The response must be made up of the lines in the entries below that contain "shipping".

SUPPLIED ENTRIES:
# # # # #

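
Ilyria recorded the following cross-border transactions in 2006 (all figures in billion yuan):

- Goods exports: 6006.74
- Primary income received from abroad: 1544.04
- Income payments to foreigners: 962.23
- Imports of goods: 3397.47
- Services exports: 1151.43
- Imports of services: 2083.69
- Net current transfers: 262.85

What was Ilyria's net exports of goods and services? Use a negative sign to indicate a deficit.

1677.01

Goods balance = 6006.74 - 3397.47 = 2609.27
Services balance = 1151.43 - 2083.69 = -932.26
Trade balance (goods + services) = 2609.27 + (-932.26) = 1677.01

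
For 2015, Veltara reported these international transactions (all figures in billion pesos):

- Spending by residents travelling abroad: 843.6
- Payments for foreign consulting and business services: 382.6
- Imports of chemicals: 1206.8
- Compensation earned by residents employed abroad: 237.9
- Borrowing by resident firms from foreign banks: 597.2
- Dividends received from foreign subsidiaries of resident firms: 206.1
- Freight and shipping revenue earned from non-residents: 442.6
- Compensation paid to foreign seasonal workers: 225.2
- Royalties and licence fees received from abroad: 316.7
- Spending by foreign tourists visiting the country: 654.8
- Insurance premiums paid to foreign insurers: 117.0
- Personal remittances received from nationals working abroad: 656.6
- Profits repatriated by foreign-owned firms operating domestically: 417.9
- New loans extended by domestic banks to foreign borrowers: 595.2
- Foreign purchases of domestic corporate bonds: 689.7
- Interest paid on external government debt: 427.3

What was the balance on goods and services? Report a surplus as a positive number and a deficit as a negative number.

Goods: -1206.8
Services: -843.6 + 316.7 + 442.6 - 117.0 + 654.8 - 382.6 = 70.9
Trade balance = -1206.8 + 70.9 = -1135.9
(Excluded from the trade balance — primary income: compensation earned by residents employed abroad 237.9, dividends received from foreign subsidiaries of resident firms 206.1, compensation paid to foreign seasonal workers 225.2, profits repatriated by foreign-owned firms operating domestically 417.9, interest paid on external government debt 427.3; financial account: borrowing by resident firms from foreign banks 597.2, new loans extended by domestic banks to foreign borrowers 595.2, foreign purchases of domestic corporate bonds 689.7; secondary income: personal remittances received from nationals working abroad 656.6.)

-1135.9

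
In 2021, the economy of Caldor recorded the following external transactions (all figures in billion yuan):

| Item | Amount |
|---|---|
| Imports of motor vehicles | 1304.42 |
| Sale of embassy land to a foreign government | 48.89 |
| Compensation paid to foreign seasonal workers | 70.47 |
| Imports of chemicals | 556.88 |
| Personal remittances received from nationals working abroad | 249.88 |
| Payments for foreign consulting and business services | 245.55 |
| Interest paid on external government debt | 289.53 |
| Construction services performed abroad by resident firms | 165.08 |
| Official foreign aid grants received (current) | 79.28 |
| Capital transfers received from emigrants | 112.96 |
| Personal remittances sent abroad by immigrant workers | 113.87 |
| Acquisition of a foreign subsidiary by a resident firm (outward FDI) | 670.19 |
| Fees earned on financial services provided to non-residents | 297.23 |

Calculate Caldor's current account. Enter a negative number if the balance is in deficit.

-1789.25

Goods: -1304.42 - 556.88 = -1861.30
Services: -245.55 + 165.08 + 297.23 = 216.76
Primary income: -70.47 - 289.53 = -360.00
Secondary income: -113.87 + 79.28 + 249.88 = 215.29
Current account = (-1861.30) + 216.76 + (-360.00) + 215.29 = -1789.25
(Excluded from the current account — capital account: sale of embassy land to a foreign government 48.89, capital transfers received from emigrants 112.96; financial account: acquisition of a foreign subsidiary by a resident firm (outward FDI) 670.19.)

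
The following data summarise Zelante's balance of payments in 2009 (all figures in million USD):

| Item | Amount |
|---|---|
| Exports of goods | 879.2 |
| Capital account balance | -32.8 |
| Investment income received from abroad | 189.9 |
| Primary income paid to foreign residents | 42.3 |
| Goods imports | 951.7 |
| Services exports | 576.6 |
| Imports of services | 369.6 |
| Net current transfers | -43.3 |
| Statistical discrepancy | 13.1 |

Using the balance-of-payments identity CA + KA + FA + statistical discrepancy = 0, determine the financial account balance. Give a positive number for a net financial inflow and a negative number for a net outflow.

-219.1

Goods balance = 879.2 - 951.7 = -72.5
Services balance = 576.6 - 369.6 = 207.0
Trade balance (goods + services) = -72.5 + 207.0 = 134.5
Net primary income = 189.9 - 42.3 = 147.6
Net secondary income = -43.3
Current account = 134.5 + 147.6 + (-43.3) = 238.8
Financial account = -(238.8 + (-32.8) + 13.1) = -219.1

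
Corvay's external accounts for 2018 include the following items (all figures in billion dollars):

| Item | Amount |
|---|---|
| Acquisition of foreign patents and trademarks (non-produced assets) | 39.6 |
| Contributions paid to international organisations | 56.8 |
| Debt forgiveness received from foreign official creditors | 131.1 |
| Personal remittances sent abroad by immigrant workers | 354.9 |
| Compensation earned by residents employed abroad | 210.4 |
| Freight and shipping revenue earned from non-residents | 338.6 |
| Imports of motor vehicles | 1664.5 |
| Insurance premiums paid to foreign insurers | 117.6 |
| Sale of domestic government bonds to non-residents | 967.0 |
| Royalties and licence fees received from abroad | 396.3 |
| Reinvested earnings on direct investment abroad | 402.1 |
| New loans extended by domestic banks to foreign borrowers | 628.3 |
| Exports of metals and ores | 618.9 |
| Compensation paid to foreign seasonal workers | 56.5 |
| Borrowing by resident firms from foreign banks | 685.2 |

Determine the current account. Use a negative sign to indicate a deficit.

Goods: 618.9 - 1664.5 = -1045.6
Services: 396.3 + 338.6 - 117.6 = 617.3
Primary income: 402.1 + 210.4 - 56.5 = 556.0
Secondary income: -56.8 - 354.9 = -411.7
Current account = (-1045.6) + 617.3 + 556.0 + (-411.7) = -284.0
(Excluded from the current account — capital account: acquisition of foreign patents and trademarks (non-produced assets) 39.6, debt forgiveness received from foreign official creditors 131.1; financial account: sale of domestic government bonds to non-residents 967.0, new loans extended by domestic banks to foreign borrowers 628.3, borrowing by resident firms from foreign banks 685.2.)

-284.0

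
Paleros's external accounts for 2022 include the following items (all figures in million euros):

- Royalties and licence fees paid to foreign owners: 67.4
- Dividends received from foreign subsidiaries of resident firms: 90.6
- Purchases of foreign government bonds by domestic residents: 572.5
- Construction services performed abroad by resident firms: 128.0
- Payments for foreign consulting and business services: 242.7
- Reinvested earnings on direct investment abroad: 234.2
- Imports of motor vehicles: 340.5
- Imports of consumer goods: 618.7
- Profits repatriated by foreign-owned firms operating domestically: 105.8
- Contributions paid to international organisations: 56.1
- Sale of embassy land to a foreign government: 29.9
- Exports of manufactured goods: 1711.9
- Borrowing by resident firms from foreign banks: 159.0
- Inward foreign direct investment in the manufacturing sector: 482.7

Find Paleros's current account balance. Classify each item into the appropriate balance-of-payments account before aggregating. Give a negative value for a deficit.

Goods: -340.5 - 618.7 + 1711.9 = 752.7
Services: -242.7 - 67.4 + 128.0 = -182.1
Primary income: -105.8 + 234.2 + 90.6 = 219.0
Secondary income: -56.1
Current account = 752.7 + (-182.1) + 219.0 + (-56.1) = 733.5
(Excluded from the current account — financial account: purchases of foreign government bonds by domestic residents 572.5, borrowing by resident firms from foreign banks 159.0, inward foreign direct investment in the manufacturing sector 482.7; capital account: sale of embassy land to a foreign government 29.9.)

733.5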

# # # # #

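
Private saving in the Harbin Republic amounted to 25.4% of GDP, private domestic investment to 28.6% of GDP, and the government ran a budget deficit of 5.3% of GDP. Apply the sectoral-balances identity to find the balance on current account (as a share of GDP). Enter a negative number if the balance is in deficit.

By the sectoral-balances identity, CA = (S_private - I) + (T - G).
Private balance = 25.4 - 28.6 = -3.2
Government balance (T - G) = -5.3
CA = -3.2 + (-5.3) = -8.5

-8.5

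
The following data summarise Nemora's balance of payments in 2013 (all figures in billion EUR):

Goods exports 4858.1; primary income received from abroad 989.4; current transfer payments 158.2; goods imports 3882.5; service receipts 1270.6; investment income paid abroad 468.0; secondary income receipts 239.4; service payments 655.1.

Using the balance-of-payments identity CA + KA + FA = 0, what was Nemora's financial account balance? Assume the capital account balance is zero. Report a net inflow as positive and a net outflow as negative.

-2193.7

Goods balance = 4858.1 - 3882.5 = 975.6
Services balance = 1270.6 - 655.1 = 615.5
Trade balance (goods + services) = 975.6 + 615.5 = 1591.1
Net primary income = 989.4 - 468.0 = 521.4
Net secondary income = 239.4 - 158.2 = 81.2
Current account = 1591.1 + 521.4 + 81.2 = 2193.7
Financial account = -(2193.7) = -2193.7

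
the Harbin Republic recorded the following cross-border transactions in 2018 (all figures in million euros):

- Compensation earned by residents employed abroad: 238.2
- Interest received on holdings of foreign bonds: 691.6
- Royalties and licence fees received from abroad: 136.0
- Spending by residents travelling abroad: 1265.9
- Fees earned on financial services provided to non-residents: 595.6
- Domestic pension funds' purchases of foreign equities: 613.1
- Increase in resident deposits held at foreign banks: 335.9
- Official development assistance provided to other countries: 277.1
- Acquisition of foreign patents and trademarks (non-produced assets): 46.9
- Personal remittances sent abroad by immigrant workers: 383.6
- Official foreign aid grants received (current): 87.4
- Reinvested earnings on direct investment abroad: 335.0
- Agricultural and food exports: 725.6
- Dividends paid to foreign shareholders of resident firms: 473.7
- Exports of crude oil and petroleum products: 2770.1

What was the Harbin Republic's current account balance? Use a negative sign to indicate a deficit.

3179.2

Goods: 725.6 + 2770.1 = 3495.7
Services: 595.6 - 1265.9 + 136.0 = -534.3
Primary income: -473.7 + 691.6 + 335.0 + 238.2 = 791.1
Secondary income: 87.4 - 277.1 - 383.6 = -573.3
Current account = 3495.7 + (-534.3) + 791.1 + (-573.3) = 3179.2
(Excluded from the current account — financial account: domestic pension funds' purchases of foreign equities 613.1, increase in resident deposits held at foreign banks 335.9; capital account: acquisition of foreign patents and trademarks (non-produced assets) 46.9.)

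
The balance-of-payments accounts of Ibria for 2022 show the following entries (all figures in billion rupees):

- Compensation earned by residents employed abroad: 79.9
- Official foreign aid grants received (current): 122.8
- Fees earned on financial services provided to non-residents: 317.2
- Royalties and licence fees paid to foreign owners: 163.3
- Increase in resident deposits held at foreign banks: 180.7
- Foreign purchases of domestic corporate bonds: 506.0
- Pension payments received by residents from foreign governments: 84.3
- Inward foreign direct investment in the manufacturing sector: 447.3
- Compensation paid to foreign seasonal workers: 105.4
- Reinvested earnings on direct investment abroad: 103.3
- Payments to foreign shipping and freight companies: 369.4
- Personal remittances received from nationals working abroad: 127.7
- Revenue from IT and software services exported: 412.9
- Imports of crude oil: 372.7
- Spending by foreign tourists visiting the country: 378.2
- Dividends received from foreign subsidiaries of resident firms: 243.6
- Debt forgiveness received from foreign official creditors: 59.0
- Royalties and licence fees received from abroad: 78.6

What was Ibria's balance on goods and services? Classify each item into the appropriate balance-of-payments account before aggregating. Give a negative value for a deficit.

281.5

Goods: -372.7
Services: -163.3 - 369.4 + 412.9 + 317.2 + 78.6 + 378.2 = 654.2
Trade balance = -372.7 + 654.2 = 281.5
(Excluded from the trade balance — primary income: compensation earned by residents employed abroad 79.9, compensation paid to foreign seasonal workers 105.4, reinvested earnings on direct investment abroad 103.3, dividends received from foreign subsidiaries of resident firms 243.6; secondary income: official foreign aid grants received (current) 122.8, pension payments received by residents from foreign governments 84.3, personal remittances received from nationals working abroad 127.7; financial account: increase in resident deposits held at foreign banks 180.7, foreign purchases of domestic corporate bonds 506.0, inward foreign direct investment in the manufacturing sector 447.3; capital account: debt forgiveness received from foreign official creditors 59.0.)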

# # # # #

OUTPUT:
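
- Freight and shipping revenue earned from non-residents: 442.6
| Freight and shipping revenue earned from non-residents | 338.6 |
- Payments to foreign shipping and freight companies: 369.4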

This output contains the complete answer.